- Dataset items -
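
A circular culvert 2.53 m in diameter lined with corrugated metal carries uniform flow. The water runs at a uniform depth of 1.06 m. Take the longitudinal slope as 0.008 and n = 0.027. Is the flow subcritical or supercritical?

For a circular section of diameter D = 2.53 m at depth y = 1.06 m, the central angle is θ = 2 arccos(1 − 2y/D) = 2.816 rad. Then A = (D²/8)(θ − sin θ) = 1.997 m² and P = Dθ/2 = 3.562 m.
Hydraulic radius R = A/P = 1.997/3.562 = 0.5607 m.
V = (1/n) R^(2/3) √S = (1/0.027) × 0.5607^(2/3) × √0.008 = 2.252 m/s. Hydraulic depth D_h = A/T = 1.997/2.497 = 0.8 m.
Froude number Fr = V/√(g·D_h) = 2.252/√(9.81×0.8) = 0.804, which is less than 1, so the flow is subcritical.

subcritical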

- Instructions for the task -
Without any change, reproduce the data in full.

- Final answer -
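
A circular culvert 2.53 m in diameter lined with corrugated metal carries uniform flow. The water runs at a uniform depth of 1.06 m. Take the longitudinal slope as 0.008 and n = 0.027. Is the flow subcritical or supercritical?

For a circular section of diameter D = 2.53 m at depth y = 1.06 m, the central angle is θ = 2 arccos(1 − 2y/D) = 2.816 rad. Then A = (D²/8)(θ − sin θ) = 1.997 m² and P = Dθ/2 = 3.562 m.
Hydraulic radius R = A/P = 1.997/3.562 = 0.5607 m.
V = (1/n) R^(2/3) √S = (1/0.027) × 0.5607^(2/3) × √0.008 = 2.252 m/s. Hydraulic depth D_h = A/T = 1.997/2.497 = 0.8 m.
Froude number Fr = V/√(g·D_h) = 2.252/√(9.81×0.8) = 0.804, which is less than 1, so the flow is subcritical.

subcritical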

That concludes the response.